*** Opening of GIVEN ENTRIES ***

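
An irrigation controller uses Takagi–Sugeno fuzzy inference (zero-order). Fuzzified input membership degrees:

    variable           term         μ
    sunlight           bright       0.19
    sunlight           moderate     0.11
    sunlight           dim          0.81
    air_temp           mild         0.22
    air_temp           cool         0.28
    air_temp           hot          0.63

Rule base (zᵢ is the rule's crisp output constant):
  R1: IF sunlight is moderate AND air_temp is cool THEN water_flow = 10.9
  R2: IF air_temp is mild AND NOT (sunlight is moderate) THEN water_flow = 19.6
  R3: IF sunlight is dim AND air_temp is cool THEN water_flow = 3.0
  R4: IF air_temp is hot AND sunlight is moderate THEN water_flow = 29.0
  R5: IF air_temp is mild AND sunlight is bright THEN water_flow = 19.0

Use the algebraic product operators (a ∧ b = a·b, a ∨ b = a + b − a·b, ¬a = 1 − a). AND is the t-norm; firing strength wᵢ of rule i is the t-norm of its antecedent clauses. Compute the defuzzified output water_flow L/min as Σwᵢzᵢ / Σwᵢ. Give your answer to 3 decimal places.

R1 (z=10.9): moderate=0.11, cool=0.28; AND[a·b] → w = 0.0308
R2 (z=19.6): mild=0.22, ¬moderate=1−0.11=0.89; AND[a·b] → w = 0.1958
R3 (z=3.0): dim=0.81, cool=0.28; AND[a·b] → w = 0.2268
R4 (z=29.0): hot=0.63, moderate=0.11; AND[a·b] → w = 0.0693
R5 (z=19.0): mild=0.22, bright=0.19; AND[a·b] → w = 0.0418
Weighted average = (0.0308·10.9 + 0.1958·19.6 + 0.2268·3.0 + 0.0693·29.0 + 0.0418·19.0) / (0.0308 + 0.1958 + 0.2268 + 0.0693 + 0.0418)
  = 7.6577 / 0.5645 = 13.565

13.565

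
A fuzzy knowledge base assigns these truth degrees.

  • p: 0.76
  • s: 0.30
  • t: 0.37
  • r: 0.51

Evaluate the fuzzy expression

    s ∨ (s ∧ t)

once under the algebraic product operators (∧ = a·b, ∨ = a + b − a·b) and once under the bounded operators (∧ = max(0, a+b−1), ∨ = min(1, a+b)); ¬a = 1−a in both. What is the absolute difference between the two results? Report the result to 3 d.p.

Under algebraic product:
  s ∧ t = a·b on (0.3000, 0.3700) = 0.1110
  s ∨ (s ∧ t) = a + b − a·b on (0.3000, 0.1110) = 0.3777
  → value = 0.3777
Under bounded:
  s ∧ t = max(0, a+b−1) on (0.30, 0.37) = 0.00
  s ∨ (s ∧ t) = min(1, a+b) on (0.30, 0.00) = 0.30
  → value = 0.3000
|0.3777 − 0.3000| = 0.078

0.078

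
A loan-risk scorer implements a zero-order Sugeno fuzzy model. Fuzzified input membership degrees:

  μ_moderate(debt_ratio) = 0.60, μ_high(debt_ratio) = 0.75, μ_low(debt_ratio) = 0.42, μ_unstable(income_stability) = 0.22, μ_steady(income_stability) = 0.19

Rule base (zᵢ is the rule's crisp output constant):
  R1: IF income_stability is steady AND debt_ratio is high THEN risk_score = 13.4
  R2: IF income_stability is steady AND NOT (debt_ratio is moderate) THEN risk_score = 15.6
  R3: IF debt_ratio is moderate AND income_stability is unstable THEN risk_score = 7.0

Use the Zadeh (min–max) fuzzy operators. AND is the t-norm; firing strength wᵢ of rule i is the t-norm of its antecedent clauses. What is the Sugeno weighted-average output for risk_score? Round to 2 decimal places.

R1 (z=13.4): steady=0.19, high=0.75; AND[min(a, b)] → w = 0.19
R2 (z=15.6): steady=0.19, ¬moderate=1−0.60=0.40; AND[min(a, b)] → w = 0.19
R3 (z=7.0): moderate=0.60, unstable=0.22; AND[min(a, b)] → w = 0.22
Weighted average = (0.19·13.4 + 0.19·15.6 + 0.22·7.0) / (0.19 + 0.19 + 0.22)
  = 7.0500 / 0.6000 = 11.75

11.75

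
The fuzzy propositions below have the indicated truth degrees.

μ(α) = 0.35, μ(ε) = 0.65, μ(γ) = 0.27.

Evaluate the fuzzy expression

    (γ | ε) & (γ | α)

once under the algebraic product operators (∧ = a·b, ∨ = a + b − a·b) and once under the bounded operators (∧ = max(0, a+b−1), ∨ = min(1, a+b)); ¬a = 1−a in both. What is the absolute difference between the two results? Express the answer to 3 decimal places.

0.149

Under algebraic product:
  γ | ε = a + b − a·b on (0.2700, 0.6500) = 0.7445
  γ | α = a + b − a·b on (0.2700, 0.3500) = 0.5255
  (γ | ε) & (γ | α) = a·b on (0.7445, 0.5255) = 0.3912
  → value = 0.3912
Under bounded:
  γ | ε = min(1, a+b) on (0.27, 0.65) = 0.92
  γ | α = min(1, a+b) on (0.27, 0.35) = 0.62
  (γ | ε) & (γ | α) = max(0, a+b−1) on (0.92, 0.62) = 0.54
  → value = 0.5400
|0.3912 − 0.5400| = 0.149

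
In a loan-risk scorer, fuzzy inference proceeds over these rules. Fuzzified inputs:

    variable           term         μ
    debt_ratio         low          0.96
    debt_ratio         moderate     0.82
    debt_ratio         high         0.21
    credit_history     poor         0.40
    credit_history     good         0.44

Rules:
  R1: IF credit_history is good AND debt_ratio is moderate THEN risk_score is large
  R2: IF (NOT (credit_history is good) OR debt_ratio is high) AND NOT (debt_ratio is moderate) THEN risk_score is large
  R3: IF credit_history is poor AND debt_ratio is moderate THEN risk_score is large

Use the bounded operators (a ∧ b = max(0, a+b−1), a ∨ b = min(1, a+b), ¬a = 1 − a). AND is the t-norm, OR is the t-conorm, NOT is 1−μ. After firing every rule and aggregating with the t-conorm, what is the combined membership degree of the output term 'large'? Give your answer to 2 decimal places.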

*** Close of GIVEN ENTRIES ***

--- PROBLEM DESCRIPTION ---
Exactly as they appear above, give the entries again.

--- THE COMPLETED TASK ---
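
An irrigation controller uses Takagi–Sugeno fuzzy inference (zero-order). Fuzzified input membership degrees:

    variable           term         μ
    sunlight           bright       0.19
    sunlight           moderate     0.11
    sunlight           dim          0.81
    air_temp           mild         0.22
    air_temp           cool         0.28
    air_temp           hot          0.63

Rule base (zᵢ is the rule's crisp output constant):
  R1: IF sunlight is moderate AND air_temp is cool THEN water_flow = 10.9
  R2: IF air_temp is mild AND NOT (sunlight is moderate) THEN water_flow = 19.6
  R3: IF sunlight is dim AND air_temp is cool THEN water_flow = 3.0
  R4: IF air_temp is hot AND sunlight is moderate THEN water_flow = 29.0
  R5: IF air_temp is mild AND sunlight is bright THEN water_flow = 19.0

Use the algebraic product operators (a ∧ b = a·b, a ∨ b = a + b − a·b, ¬a = 1 − a). AND is the t-norm; firing strength wᵢ of rule i is the t-norm of its antecedent clauses. Compute the defuzzified output water_flow L/min as Σwᵢzᵢ / Σwᵢ. Give your answer to 3 decimal places.

R1 (z=10.9): moderate=0.11, cool=0.28; AND[a·b] → w = 0.0308
R2 (z=19.6): mild=0.22, ¬moderate=1−0.11=0.89; AND[a·b] → w = 0.1958
R3 (z=3.0): dim=0.81, cool=0.28; AND[a·b] → w = 0.2268
R4 (z=29.0): hot=0.63, moderate=0.11; AND[a·b] → w = 0.0693
R5 (z=19.0): mild=0.22, bright=0.19; AND[a·b] → w = 0.0418
Weighted average = (0.0308·10.9 + 0.1958·19.6 + 0.2268·3.0 + 0.0693·29.0 + 0.0418·19.0) / (0.0308 + 0.1958 + 0.2268 + 0.0693 + 0.0418)
  = 7.6577 / 0.5645 = 13.565

13.565

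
A fuzzy knowledge base assigns these truth degrees.

  • p: 0.76
  • s: 0.30
  • t: 0.37
  • r: 0.51

Evaluate the fuzzy expression

    s ∨ (s ∧ t)

once under the algebraic product operators (∧ = a·b, ∨ = a + b − a·b) and once under the bounded operators (∧ = max(0, a+b−1), ∨ = min(1, a+b)); ¬a = 1−a in both. What is the absolute difference between the two results? Report the result to 3 d.p.

Under algebraic product:
  s ∧ t = a·b on (0.3000, 0.3700) = 0.1110
  s ∨ (s ∧ t) = a + b − a·b on (0.3000, 0.1110) = 0.3777
  → value = 0.3777
Under bounded:
  s ∧ t = max(0, a+b−1) on (0.30, 0.37) = 0.00
  s ∨ (s ∧ t) = min(1, a+b) on (0.30, 0.00) = 0.30
  → value = 0.3000
|0.3777 − 0.3000| = 0.078

0.078

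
A loan-risk scorer implements a zero-order Sugeno fuzzy model. Fuzzified input membership degrees:

  μ_moderate(debt_ratio) = 0.60, μ_high(debt_ratio) = 0.75, μ_low(debt_ratio) = 0.42, μ_unstable(income_stability) = 0.22, μ_steady(income_stability) = 0.19

Rule base (zᵢ is the rule's crisp output constant):
  R1: IF income_stability is steady AND debt_ratio is high THEN risk_score = 13.4
  R2: IF income_stability is steady AND NOT (debt_ratio is moderate) THEN risk_score = 15.6
  R3: IF debt_ratio is moderate AND income_stability is unstable THEN risk_score = 7.0

Use the Zadeh (min–max) fuzzy operators. AND is the t-norm; firing strength wᵢ of rule i is the t-norm of its antecedent clauses. What is the Sugeno weighted-average output for risk_score? Round to 2 decimal places.

R1 (z=13.4): steady=0.19, high=0.75; AND[min(a, b)] → w = 0.19
R2 (z=15.6): steady=0.19, ¬moderate=1−0.60=0.40; AND[min(a, b)] → w = 0.19
R3 (z=7.0): moderate=0.60, unstable=0.22; AND[min(a, b)] → w = 0.22
Weighted average = (0.19·13.4 + 0.19·15.6 + 0.22·7.0) / (0.19 + 0.19 + 0.22)
  = 7.0500 / 0.6000 = 11.75

11.75

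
The fuzzy propositions below have the indicated truth degrees.

μ(α) = 0.35, μ(ε) = 0.65, μ(γ) = 0.27.

Evaluate the fuzzy expression

    (γ | ε) & (γ | α)

once under the algebraic product operators (∧ = a·b, ∨ = a + b − a·b) and once under the bounded operators (∧ = max(0, a+b−1), ∨ = min(1, a+b)); ¬a = 1−a in both. What is the absolute difference between the two results? Express the answer to 3 decimal places.

0.149

Under algebraic product:
  γ | ε = a + b − a·b on (0.2700, 0.6500) = 0.7445
  γ | α = a + b − a·b on (0.2700, 0.3500) = 0.5255
  (γ | ε) & (γ | α) = a·b on (0.7445, 0.5255) = 0.3912
  → value = 0.3912
Under bounded:
  γ | ε = min(1, a+b) on (0.27, 0.65) = 0.92
  γ | α = min(1, a+b) on (0.27, 0.35) = 0.62
  (γ | ε) & (γ | α) = max(0, a+b−1) on (0.92, 0.62) = 0.54
  → value = 0.5400
|0.3912 − 0.5400| = 0.149

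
In a loan-risk scorer, fuzzy inference proceeds over these rules. Fuzzified inputs:

    variable           term         μ
    debt_ratio         low          0.96
    debt_ratio         moderate     0.82
    debt_ratio         high         0.21
    credit_history     poor         0.40
    credit_history     good         0.44

Rules:
  R1: IF credit_history is good AND debt_ratio is moderate THEN risk_score is large
  R2: IF (NOT (credit_history is good) OR debt_ratio is high) AND NOT (debt_ratio is moderate) THEN risk_score is large
  R3: IF credit_history is poor AND debt_ratio is moderate THEN risk_score is large

Use the bounded operators (a ∧ b = max(0, a+b−1), a ∨ b = min(1, a+b), ¬a = 1 − a). AND is the t-norm, OR is the t-conorm, NOT is 1−μ. After firing every rule and aggregating with the t-conorm, what is the combined membership degree of the output term 'large'? Give your answer to 2 decimal places.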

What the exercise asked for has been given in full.